• Task requirements: With nothing added or left out, output the listing that follows.

• Dataset excerpts:
/---

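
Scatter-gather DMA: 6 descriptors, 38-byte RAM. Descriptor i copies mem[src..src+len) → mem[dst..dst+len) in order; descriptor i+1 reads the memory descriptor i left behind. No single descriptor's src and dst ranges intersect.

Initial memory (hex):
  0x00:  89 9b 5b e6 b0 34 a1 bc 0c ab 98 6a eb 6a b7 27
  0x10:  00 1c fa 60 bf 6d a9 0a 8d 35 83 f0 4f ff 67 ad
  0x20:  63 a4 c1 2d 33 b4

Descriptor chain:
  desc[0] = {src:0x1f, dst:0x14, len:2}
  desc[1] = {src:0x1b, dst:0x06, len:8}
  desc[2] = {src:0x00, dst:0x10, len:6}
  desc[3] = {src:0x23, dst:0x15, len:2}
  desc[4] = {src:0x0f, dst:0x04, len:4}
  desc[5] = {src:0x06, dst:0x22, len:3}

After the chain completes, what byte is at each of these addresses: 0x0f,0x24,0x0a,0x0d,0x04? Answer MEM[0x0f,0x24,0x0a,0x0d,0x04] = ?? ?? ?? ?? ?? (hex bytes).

MEM[0x0f,0x24,0x0a,0x0d,0x04] = 27 ff ad c1 27

[0] 0x1f->0x14 len=2 : ad 63
[1] 0x1b->0x06 len=8 : f0 4f ff 67 ad 63 a4 c1
[2] 0x00->0x10 len=6 : 89 9b 5b e6 b0 34
[3] 0x23->0x15 len=2 : 2d 33
[4] 0x0f->0x04 len=4 : 27 89 9b 5b
[5] 0x06->0x22 len=3 : 9b 5b ff
query mem[0x0f]=0x27, mem[0x24]=0xff, mem[0x0a]=0xad, mem[0x0d]=0xc1, mem[0x04]=0x27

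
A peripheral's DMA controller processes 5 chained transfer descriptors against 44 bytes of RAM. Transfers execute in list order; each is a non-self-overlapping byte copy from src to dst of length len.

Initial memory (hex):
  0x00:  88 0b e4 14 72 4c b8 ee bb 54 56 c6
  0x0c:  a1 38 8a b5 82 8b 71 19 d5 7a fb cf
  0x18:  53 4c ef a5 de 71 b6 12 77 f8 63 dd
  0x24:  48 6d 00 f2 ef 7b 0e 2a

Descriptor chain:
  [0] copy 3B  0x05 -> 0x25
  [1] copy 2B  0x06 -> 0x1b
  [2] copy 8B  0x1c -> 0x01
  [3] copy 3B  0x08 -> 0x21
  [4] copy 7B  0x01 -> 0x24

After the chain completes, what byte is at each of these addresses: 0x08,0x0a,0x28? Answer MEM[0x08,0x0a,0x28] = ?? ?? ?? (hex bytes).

MEM[0x08,0x0a,0x28] = dd 56 77

D0: mem[0x25..0x27] <- [4c b8 ee]
D1: mem[0x1b..0x1c] <- [b8 ee]
D2: mem[0x01..0x08] <- [ee 71 b6 12 77 f8 63 dd]
D3: mem[0x21..0x23] <- [dd 54 56]
D4: mem[0x24..0x2a] <- [ee 71 b6 12 77 f8 63]
query mem[0x08]=0xdd, mem[0x0a]=0x56, mem[0x28]=0x77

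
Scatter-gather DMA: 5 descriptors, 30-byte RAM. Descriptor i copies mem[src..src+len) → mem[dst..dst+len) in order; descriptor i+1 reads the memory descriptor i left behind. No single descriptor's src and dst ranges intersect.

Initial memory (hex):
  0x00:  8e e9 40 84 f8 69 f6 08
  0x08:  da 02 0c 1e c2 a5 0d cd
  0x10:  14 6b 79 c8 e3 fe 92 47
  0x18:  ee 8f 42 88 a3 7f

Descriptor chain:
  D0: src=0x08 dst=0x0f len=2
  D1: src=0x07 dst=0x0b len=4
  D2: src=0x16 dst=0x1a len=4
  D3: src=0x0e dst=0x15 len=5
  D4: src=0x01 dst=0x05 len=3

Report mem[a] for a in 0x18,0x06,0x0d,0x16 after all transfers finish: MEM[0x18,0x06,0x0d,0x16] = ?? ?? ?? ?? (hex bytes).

MEM[0x18,0x06,0x0d,0x16] = 6b 40 02 da

[0] 0x08->0x0f len=2 : da 02
[1] 0x07->0x0b len=4 : 08 da 02 0c
[2] 0x16->0x1a len=4 : 92 47 ee 8f
[3] 0x0e->0x15 len=5 : 0c da 02 6b 79
[4] 0x01->0x05 len=3 : e9 40 84
query mem[0x18]=0x6b, mem[0x06]=0x40, mem[0x0d]=0x02, mem[0x16]=0xda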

\---

• Expected answer:
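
Scatter-gather DMA: 6 descriptors, 38-byte RAM. Descriptor i copies mem[src..src+len) → mem[dst..dst+len) in order; descriptor i+1 reads the memory descriptor i left behind. No single descriptor's src and dst ranges intersect.

Initial memory (hex):
  0x00:  89 9b 5b e6 b0 34 a1 bc 0c ab 98 6a eb 6a b7 27
  0x10:  00 1c fa 60 bf 6d a9 0a 8d 35 83 f0 4f ff 67 ad
  0x20:  63 a4 c1 2d 33 b4

Descriptor chain:
  desc[0] = {src:0x1f, dst:0x14, len:2}
  desc[1] = {src:0x1b, dst:0x06, len:8}
  desc[2] = {src:0x00, dst:0x10, len:6}
  desc[3] = {src:0x23, dst:0x15, len:2}
  desc[4] = {src:0x0f, dst:0x04, len:4}
  desc[5] = {src:0x06, dst:0x22, len:3}

After the chain completes, what byte is at each of these addresses: 0x0f,0x24,0x0a,0x0d,0x04? Answer MEM[0x0f,0x24,0x0a,0x0d,0x04] = ?? ?? ?? ?? ?? (hex bytes).

MEM[0x0f,0x24,0x0a,0x0d,0x04] = 27 ff ad c1 27

[0] 0x1f->0x14 len=2 : ad 63
[1] 0x1b->0x06 len=8 : f0 4f ff 67 ad 63 a4 c1
[2] 0x00->0x10 len=6 : 89 9b 5b e6 b0 34
[3] 0x23->0x15 len=2 : 2d 33
[4] 0x0f->0x04 len=4 : 27 89 9b 5b
[5] 0x06->0x22 len=3 : 9b 5b ff
query mem[0x0f]=0x27, mem[0x24]=0xff, mem[0x0a]=0xad, mem[0x0d]=0xc1, mem[0x04]=0x27

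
A peripheral's DMA controller processes 5 chained transfer descriptors against 44 bytes of RAM. Transfers execute in list order; each is a non-self-overlapping byte copy from src to dst of length len.

Initial memory (hex):
  0x00:  88 0b e4 14 72 4c b8 ee bb 54 56 c6
  0x0c:  a1 38 8a b5 82 8b 71 19 d5 7a fb cf
  0x18:  53 4c ef a5 de 71 b6 12 77 f8 63 dd
  0x24:  48 6d 00 f2 ef 7b 0e 2a

Descriptor chain:
  [0] copy 3B  0x05 -> 0x25
  [1] copy 2B  0x06 -> 0x1b
  [2] copy 8B  0x1c -> 0x01
  [3] copy 3B  0x08 -> 0x21
  [4] copy 7B  0x01 -> 0x24

After the chain completes, what byte is at each of these addresses: 0x08,0x0a,0x28? Answer MEM[0x08,0x0a,0x28] = ?? ?? ?? (hex bytes).

MEM[0x08,0x0a,0x28] = dd 56 77

D0: mem[0x25..0x27] <- [4c b8 ee]
D1: mem[0x1b..0x1c] <- [b8 ee]
D2: mem[0x01..0x08] <- [ee 71 b6 12 77 f8 63 dd]
D3: mem[0x21..0x23] <- [dd 54 56]
D4: mem[0x24..0x2a] <- [ee 71 b6 12 77 f8 63]
query mem[0x08]=0xdd, mem[0x0a]=0x56, mem[0x28]=0x77

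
Scatter-gather DMA: 5 descriptors, 30-byte RAM. Descriptor i copies mem[src..src+len) → mem[dst..dst+len) in order; descriptor i+1 reads the memory descriptor i left behind. No single descriptor's src and dst ranges intersect.

Initial memory (hex):
  0x00:  8e e9 40 84 f8 69 f6 08
  0x08:  da 02 0c 1e c2 a5 0d cd
  0x10:  14 6b 79 c8 e3 fe 92 47
  0x18:  ee 8f 42 88 a3 7f

Descriptor chain:
  D0: src=0x08 dst=0x0f len=2
  D1: src=0x07 dst=0x0b len=4
  D2: src=0x16 dst=0x1a len=4
  D3: src=0x0e dst=0x15 len=5
  D4: src=0x01 dst=0x05 len=3

Report mem[a] for a in 0x18,0x06,0x0d,0x16 after all transfers finish: MEM[0x18,0x06,0x0d,0x16] = ?? ?? ?? ?? (hex bytes).

MEM[0x18,0x06,0x0d,0x16] = 6b 40 02 da

[0] 0x08->0x0f len=2 : da 02
[1] 0x07->0x0b len=4 : 08 da 02 0c
[2] 0x16->0x1a len=4 : 92 47 ee 8f
[3] 0x0e->0x15 len=5 : 0c da 02 6b 79
[4] 0x01->0x05 len=3 : e9 40 84
query mem[0x18]=0x6b, mem[0x06]=0x40, mem[0x0d]=0x02, mem[0x16]=0xda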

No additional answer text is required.